### [Your goal]
Would you return the lines between the one holding "seg 1: a=-3 b=130/103" and the one holding "seg 3: a=-5 b=697/206 c=2853/412 d=-951/412", inclusive, and only those, exactly as they stand in the listing below?

### [Records for this exercise]

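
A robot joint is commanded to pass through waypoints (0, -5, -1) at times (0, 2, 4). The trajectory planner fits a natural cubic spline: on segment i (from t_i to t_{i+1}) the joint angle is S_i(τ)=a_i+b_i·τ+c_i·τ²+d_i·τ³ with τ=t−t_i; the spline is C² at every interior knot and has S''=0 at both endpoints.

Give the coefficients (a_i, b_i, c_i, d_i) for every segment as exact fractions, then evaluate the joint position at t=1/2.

Δ: Δ0=-5/2, Δ1=2
row 1: diag=8, rhs=27; c'=1/4, d'=27/8
back: M1=27/8
M: M0=0, M1=27/8, M2=0
seg 0: a=0, c=M0/2=0, d=(M1−M0)/(6·2)=9/32, b=Δ0−h0·(2M0+M1)/6=-29/8
seg 1: a=-5, c=M1/2=27/16, d=(M2−M1)/(6·2)=-9/32, b=Δ1−h1·(2M1+M2)/6=-1/4
t_q=1/2 → seg 0, τ=1/2; S=0+-29/8·τ+0·τ²+9/32·τ³=-455/256

  seg 0: a=0 b=-29/8 c=0 d=9/32
  seg 1: a=-5 b=-1/4 c=27/16 d=-9/32
S(1/2) = -455/256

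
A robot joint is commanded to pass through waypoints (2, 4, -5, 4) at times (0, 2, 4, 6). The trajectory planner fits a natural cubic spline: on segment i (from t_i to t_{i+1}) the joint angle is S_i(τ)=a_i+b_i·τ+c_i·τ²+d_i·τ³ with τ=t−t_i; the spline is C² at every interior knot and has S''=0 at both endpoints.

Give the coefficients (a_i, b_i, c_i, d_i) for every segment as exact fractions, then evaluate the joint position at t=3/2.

  seg 0: a=2 b=46/15 c=0 d=-31/60
  seg 1: a=4 b=-47/15 c=-31/10 d=29/24
  seg 2: a=-5 b=-31/30 c=83/20 d=-83/120
S(3/2) = 777/160

Δ: Δ0=1, Δ1=-9/2, Δ2=9/2
row 1: diag=8, rhs=-33; c'=1/4, d'=-33/8
row 2: denom=8−2·1/4=15/2; d'=(54−2·-33/8)/(15/2)=83/10
back: M2=83/10
back: M1=-33/8−1/4·83/10=-31/5
M: M0=0, M1=-31/5, M2=83/10, M3=0
seg 0: a=2, c=M0/2=0, d=(M1−M0)/(6·2)=-31/60, b=Δ0−h0·(2M0+M1)/6=46/15
seg 1: a=4, c=M1/2=-31/10, d=(M2−M1)/(6·2)=29/24, b=Δ1−h1·(2M1+M2)/6=-47/15
seg 2: a=-5, c=M2/2=83/20, d=(M3−M2)/(6·2)=-83/120, b=Δ2−h2·(2M2+M3)/6=-31/30
t_q=3/2 → seg 0, τ=3/2; S=2+46/15·τ+0·τ²+-31/60·τ³=777/160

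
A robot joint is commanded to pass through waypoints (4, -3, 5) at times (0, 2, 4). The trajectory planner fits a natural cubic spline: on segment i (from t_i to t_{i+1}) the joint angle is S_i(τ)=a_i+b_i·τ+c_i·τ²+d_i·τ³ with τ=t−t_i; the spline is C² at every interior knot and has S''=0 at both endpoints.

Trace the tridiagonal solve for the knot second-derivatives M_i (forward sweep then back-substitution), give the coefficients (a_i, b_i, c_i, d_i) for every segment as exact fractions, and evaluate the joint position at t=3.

Δ: Δ0=-7/2, Δ1=4
row 1: diag=8, rhs=45; c'=1/4, d'=45/8
back: M1=45/8
M: M0=0, M1=45/8, M2=0
seg 0: a=4, c=M0/2=0, d=(M1−M0)/(6·2)=15/32, b=Δ0−h0·(2M0+M1)/6=-43/8
seg 1: a=-3, c=M1/2=45/16, d=(M2−M1)/(6·2)=-15/32, b=Δ1−h1·(2M1+M2)/6=1/4
t_q=3 → seg 1, τ=1; S=-3+1/4·τ+45/16·τ²+-15/32·τ³=-13/32

  seg 0: a=4 b=-43/8 c=0 d=15/32
  seg 1: a=-3 b=1/4 c=45/16 d=-15/32
S(3) = -13/32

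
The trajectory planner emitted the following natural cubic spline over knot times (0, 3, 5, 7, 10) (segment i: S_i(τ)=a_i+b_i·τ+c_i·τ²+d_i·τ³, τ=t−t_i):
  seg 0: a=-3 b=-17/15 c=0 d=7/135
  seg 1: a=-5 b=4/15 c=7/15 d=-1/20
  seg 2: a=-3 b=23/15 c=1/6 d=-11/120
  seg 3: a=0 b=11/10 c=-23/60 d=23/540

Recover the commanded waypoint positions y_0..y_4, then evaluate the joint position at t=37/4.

y_0 = S_0(0) = a_0 = -3
y_1 = S_1(0) = a_1 = -5
y_2 = S_2(0) = a_2 = -3
y_3 = S_3(0) = a_3 = 0
y_4 = S_3(3) = 1
t_q=37/4 is in segment 3 (τ=9/4); S_3(τ)=261/256

y_0=-3 y_1=-5 y_2=-3 y_3=0 y_4=1
S(37/4) = 261/256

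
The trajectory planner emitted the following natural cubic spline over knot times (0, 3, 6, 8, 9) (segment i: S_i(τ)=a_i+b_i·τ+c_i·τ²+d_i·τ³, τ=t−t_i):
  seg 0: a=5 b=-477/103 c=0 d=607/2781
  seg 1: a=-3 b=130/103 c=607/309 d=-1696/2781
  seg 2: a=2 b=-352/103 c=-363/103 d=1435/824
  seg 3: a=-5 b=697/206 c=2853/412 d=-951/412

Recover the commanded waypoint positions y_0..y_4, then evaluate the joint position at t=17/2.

y_0 = S_0(0) = a_0 = 5
y_1 = S_1(0) = a_1 = -3
y_2 = S_2(0) = a_2 = 2
y_3 = S_3(0) = a_3 = -5
y_4 = S_3(1) = 3
t_q=17/2 is in segment 3 (τ=1/2); S_3(τ)=-6149/3296

y_0=5 y_1=-3 y_2=2 y_3=-5 y_4=3
S(17/2) = -6149/3296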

### [Your response]
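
  seg 1: a=-3 b=130/103 c=607/309 d=-1696/2781
  seg 2: a=2 b=-352/103 c=-363/103 d=1435/824
  seg 3: a=-5 b=697/206 c=2853/412 d=-951/412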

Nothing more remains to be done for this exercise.